[Records from a data source]
···

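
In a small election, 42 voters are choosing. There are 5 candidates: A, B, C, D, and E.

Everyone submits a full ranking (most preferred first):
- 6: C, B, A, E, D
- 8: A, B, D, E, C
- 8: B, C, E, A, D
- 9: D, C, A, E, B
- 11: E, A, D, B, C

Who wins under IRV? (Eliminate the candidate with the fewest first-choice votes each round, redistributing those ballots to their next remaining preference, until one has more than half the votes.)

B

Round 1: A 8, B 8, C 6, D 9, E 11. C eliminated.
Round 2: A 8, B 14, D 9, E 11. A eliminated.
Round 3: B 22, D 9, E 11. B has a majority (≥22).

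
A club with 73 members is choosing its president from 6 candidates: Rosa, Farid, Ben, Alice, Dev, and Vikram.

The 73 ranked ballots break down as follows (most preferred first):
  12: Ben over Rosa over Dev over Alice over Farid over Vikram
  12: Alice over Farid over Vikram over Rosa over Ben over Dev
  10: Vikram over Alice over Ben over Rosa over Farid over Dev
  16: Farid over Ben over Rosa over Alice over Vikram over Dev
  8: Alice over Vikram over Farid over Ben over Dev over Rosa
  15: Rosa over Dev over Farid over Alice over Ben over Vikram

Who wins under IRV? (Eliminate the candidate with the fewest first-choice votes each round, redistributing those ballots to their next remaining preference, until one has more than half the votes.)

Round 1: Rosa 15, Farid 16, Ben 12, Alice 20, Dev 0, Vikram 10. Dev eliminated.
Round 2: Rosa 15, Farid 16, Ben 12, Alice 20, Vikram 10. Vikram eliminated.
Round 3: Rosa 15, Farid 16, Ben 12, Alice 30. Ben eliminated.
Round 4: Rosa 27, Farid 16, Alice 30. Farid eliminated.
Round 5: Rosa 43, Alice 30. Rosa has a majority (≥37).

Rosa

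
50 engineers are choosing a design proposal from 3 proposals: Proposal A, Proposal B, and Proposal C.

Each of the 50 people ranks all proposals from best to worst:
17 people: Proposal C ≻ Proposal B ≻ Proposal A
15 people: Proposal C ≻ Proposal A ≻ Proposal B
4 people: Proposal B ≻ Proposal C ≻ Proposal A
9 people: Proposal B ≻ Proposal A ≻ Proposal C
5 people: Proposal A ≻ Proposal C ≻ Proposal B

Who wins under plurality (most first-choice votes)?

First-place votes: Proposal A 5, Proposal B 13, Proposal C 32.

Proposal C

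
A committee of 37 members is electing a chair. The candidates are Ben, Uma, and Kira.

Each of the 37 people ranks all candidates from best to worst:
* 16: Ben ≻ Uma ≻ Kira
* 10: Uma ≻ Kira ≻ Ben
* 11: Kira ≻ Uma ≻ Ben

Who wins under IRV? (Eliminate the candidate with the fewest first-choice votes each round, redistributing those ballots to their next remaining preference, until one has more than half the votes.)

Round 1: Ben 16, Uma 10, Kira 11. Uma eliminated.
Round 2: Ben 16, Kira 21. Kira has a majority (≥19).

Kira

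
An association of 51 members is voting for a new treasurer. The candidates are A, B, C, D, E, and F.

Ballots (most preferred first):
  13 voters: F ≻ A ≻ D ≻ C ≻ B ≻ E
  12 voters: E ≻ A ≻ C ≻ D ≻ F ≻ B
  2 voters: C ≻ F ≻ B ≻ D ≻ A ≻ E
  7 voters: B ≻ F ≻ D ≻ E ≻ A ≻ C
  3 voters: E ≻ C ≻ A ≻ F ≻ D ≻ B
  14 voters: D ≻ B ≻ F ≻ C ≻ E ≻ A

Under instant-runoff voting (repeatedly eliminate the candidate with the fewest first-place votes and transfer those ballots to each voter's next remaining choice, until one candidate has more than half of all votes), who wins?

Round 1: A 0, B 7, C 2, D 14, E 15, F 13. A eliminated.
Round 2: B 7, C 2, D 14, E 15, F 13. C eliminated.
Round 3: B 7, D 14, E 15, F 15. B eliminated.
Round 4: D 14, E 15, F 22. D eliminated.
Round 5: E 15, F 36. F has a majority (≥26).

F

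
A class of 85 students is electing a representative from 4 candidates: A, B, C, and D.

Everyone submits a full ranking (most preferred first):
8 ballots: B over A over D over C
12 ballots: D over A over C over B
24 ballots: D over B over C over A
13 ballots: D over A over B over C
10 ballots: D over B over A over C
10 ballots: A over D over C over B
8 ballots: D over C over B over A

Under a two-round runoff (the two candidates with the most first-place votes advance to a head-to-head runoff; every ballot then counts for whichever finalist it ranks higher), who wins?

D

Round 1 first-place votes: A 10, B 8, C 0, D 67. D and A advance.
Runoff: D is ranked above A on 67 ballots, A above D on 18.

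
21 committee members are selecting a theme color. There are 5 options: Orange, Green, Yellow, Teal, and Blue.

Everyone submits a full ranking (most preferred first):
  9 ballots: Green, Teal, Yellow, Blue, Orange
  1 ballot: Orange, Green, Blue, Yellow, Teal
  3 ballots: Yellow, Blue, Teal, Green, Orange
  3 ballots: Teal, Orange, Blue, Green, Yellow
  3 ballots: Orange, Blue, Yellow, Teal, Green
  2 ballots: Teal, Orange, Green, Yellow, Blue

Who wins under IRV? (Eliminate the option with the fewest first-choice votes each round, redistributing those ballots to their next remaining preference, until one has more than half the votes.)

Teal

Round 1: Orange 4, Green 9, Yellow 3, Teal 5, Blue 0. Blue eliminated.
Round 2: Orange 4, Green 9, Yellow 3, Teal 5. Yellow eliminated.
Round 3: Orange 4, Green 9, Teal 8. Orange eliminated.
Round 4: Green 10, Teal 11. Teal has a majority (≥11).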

···

## [What the task asks]
When a line above includes the word "worst", please list that line.

## [Exercise response]
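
Each of the 50 people ranks all proposals from best to worst:
Each of the 37 people ranks all candidates from best to worst: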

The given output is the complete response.